Saved entries:
::::

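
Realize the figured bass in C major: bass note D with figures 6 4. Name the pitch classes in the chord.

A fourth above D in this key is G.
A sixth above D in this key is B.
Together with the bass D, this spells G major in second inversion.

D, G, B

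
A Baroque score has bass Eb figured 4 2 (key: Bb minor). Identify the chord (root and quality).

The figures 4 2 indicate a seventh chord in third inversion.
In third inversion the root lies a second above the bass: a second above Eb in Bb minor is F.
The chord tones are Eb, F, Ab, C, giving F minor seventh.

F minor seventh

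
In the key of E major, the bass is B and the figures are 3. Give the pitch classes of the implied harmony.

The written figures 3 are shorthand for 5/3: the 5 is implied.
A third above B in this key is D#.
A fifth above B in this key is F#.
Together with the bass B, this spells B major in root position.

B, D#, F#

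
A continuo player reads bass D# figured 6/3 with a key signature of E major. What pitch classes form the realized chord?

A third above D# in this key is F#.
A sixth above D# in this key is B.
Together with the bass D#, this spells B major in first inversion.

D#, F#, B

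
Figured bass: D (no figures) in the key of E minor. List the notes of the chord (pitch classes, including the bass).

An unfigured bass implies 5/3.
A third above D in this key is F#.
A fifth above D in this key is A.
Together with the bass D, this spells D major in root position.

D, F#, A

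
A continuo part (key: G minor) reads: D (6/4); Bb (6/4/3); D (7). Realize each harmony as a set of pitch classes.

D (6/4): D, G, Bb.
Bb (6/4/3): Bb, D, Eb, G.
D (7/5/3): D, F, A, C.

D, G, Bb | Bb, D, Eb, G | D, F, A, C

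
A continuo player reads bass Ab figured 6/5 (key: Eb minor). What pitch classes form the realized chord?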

::::

• _DIRECTIONS FOR THIS TASK_
Retype exactly, and only, the lines that run from the one with "In the key of E major, the" through the final line of the entries.

• _SOLVED EXERCISE_
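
In the key of E major, the bass is B and the figures are 3. Give the pitch classes of the implied harmony.

The written figures 3 are shorthand for 5/3: the 5 is implied.
A third above B in this key is D#.
A fifth above B in this key is F#.
Together with the bass B, this spells B major in root position.

B, D#, F#

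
A continuo player reads bass D# figured 6/3 with a key signature of E major. What pitch classes form the realized chord?

A third above D# in this key is F#.
A sixth above D# in this key is B.
Together with the bass D#, this spells B major in first inversion.

D#, F#, B

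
Figured bass: D (no figures) in the key of E minor. List the notes of the chord (pitch classes, including the bass).

An unfigured bass implies 5/3.
A third above D in this key is F#.
A fifth above D in this key is A.
Together with the bass D, this spells D major in root position.

D, F#, A

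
A continuo part (key: G minor) reads: D (6/4); Bb (6/4/3); D (7). Realize each harmony as a set of pitch classes.

D (6/4): D, G, Bb.
Bb (6/4/3): Bb, D, Eb, G.
D (7/5/3): D, F, A, C.

D, G, Bb | Bb, D, Eb, G | D, F, A, C

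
A continuo player reads bass Ab figured 6/5 (key: Eb minor). What pitch classes form the realized chord?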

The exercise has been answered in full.